WHAT YOU ARE ASKED TO DO: Instruction for the data below: set down exactly the lines from the line with "Taxable wages are gross pay minus all pre-tax deductions. Social" to the line with "- Medicare tax: 2% of gross pay", inclusive, and no others.

[Collected data]
|---|

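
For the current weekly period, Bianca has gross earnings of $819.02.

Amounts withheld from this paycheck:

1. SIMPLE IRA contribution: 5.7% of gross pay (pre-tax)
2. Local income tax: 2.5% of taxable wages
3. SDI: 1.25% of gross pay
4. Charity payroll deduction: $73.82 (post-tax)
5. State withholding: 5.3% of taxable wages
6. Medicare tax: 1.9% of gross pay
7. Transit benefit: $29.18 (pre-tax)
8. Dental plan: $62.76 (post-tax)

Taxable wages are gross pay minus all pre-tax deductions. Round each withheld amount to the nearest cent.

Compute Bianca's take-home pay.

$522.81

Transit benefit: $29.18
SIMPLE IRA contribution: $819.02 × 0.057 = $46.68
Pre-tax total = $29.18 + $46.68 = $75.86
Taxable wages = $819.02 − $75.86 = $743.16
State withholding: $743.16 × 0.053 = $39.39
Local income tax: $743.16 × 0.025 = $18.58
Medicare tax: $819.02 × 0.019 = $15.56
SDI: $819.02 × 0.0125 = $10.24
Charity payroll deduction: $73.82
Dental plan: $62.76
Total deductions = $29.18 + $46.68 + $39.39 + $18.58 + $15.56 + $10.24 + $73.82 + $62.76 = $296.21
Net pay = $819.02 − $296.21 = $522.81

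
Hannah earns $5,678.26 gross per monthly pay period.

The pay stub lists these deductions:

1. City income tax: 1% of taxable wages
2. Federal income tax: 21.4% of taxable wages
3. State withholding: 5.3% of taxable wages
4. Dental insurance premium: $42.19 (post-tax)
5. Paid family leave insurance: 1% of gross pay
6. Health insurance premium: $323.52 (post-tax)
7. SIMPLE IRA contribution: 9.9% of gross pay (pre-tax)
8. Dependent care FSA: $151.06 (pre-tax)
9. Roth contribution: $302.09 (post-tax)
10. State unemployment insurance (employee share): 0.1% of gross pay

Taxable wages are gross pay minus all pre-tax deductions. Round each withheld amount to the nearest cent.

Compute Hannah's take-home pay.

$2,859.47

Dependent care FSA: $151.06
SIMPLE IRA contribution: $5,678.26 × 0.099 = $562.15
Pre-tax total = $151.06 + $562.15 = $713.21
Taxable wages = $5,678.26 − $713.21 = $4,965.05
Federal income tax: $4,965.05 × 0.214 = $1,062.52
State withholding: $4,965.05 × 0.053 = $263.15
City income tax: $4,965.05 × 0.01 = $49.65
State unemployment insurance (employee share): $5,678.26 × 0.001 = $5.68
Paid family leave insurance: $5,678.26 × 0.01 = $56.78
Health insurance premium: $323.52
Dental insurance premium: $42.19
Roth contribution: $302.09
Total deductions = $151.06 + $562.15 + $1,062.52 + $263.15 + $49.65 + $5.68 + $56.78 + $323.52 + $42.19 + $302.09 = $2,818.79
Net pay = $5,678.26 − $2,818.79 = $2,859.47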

|---|

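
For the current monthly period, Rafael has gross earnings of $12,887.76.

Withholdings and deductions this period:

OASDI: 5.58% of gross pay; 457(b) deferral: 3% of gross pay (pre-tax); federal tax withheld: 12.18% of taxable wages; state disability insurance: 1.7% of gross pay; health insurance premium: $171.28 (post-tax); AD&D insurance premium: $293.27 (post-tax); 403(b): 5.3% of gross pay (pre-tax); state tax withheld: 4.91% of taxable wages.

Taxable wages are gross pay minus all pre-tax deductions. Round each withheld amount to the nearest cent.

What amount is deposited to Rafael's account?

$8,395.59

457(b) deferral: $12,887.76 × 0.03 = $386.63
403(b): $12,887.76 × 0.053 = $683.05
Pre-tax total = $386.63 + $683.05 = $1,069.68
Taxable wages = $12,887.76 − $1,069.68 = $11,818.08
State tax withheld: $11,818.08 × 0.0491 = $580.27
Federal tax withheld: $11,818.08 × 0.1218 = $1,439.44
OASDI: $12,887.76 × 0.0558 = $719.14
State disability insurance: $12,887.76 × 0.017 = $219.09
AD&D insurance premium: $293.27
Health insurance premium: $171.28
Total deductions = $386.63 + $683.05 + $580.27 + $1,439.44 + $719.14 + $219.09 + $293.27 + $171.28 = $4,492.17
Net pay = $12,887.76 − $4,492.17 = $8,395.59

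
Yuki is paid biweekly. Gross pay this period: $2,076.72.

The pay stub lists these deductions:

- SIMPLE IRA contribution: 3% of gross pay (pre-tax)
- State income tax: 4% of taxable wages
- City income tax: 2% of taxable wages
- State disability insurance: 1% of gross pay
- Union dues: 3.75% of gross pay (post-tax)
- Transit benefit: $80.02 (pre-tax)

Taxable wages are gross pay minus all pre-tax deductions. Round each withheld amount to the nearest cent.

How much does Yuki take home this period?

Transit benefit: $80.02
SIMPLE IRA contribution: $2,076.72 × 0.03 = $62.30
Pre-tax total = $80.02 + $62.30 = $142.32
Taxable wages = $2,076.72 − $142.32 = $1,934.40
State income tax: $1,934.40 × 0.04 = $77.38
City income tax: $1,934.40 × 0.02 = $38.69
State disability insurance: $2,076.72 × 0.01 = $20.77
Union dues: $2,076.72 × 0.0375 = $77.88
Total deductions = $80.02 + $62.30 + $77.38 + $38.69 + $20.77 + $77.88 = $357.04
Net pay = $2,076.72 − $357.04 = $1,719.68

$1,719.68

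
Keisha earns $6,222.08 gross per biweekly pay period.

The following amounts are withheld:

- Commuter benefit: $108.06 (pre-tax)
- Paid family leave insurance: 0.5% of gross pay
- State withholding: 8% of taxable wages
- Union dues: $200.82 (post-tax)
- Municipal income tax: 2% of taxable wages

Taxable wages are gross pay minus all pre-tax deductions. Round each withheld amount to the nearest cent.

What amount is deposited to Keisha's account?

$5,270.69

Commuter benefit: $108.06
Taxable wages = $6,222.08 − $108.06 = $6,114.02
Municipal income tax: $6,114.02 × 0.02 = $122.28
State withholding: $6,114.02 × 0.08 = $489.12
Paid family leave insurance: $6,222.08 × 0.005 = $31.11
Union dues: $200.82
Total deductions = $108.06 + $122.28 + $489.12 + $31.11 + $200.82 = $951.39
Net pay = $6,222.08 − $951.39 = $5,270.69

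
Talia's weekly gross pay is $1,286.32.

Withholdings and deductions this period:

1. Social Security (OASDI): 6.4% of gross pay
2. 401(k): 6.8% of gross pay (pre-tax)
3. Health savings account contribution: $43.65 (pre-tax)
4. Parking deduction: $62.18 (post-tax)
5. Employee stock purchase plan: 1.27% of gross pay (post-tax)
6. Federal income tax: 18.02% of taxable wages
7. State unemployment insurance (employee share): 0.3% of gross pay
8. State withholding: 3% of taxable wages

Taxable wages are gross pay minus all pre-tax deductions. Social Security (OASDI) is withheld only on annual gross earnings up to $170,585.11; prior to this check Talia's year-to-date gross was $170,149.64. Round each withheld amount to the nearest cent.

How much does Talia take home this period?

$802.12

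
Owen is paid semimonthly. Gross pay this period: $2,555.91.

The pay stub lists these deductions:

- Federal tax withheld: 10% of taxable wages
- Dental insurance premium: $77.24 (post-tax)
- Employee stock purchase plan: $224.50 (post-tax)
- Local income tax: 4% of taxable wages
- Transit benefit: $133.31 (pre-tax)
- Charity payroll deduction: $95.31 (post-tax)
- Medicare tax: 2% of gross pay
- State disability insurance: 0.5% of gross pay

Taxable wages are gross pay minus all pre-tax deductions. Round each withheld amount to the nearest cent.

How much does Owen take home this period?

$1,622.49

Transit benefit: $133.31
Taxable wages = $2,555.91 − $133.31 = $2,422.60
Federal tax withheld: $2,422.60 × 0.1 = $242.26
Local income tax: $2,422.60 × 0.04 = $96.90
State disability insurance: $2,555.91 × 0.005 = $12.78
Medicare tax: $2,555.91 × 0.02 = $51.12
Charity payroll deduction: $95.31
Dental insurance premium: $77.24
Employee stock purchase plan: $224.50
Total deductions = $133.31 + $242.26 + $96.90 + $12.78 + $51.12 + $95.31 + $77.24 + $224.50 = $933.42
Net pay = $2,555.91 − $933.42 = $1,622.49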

|---|

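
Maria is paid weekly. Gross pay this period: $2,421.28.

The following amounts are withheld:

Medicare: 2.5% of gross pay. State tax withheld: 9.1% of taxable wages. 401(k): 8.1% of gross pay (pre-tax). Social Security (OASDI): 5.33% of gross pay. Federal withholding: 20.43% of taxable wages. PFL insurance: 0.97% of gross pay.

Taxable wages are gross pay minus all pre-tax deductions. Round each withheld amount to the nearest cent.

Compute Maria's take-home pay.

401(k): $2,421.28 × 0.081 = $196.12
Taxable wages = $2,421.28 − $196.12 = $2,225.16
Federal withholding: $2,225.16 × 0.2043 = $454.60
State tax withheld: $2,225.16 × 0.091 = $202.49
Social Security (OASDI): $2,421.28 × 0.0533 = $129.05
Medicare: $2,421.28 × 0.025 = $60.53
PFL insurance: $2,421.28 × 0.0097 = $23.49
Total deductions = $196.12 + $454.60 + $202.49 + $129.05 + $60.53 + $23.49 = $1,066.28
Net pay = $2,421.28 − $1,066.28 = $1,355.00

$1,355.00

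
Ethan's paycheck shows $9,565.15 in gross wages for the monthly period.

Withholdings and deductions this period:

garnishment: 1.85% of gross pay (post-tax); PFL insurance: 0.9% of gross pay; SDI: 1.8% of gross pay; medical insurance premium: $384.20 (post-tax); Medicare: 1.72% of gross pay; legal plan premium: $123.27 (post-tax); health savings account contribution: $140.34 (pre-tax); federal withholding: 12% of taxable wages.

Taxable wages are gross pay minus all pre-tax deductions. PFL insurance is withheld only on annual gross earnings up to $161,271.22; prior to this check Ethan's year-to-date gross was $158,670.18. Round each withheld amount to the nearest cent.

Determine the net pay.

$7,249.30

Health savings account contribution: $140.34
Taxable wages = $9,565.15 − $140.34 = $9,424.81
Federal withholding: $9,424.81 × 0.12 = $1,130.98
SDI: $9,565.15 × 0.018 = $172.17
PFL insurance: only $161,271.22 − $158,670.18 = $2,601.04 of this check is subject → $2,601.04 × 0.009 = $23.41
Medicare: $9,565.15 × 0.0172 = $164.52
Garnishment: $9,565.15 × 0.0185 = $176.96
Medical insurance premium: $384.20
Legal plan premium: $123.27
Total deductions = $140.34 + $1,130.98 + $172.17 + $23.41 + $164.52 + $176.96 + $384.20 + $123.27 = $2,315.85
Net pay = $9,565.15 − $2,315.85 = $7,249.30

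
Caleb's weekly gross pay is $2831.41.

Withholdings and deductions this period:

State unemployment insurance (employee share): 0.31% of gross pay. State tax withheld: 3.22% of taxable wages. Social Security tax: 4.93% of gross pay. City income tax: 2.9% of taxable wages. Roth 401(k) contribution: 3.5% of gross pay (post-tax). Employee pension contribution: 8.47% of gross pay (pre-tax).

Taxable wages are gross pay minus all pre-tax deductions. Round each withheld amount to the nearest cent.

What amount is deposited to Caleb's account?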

|---|

RESULT OF THIS TASK:
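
Taxable wages are gross pay minus all pre-tax deductions. Social Security (OASDI) is withheld only on annual gross earnings up to $170,585.11; prior to this check Talia's year-to-date gross was $170,149.64. Round each withheld amount to the nearest cent.

How much does Talia take home this period?

$802.12

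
Owen is paid semimonthly. Gross pay this period: $2,555.91.

The pay stub lists these deductions:

- Federal tax withheld: 10% of taxable wages
- Dental insurance premium: $77.24 (post-tax)
- Employee stock purchase plan: $224.50 (post-tax)
- Local income tax: 4% of taxable wages
- Transit benefit: $133.31 (pre-tax)
- Charity payroll deduction: $95.31 (post-tax)
- Medicare tax: 2% of gross pay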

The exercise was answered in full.